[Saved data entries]
◆ ◆ ◆

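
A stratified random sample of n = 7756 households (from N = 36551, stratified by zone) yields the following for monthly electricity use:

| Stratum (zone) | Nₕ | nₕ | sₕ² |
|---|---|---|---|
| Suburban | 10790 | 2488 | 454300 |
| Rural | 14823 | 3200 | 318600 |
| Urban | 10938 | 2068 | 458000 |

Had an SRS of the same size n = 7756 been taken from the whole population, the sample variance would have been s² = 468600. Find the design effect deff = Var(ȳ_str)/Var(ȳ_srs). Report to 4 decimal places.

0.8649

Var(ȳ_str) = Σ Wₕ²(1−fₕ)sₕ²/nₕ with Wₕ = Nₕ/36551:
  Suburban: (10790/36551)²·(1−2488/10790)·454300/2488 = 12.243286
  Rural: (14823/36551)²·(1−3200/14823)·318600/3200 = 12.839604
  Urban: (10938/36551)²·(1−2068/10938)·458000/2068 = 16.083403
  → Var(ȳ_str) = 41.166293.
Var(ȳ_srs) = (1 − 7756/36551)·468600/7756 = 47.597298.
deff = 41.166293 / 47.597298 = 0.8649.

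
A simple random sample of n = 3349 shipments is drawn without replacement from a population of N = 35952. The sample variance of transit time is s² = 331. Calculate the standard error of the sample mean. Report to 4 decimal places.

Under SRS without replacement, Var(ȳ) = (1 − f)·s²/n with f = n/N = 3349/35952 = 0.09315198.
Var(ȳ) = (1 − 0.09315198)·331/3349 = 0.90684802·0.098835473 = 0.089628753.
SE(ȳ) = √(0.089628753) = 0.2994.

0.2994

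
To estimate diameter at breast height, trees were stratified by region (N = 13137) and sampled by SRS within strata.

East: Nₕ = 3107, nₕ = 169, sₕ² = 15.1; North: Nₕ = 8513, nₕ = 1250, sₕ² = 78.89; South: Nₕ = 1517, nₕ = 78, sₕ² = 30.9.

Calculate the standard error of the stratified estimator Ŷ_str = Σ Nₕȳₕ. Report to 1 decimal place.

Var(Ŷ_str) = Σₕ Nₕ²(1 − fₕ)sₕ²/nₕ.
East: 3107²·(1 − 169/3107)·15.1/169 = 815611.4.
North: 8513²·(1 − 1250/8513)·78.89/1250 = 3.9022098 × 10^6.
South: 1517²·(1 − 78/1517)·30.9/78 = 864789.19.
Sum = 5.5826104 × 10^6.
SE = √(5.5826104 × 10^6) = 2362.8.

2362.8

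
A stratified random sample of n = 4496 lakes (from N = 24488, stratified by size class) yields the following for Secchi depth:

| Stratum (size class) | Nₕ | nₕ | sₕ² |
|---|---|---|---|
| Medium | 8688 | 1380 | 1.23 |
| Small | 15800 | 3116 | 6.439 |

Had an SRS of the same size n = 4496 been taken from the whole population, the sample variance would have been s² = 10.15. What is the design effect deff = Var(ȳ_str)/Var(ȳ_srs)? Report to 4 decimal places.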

◆ ◆ ◆

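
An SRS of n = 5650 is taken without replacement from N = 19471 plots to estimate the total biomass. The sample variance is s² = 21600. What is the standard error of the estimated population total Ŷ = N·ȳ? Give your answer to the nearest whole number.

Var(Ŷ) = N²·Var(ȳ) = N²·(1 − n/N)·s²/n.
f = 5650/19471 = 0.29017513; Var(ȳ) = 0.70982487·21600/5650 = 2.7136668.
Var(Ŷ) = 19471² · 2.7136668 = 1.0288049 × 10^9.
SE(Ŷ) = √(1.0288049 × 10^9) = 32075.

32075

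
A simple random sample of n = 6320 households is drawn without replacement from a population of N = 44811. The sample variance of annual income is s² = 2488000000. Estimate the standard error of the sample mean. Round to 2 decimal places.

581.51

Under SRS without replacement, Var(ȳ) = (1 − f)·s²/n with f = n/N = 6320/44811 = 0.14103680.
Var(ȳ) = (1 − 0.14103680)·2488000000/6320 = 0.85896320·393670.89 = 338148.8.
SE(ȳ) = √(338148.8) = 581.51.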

◆ ◆ ◆

__Aim of the exercise__. Where in the records does the string "class" appear? Copy every line that has it.

__Answer to this task__.
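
A stratified random sample of n = 4496 lakes (from N = 24488, stratified by size class) yields the following for Secchi depth:
| Stratum (size class) | Nₕ | nₕ | sₕ² |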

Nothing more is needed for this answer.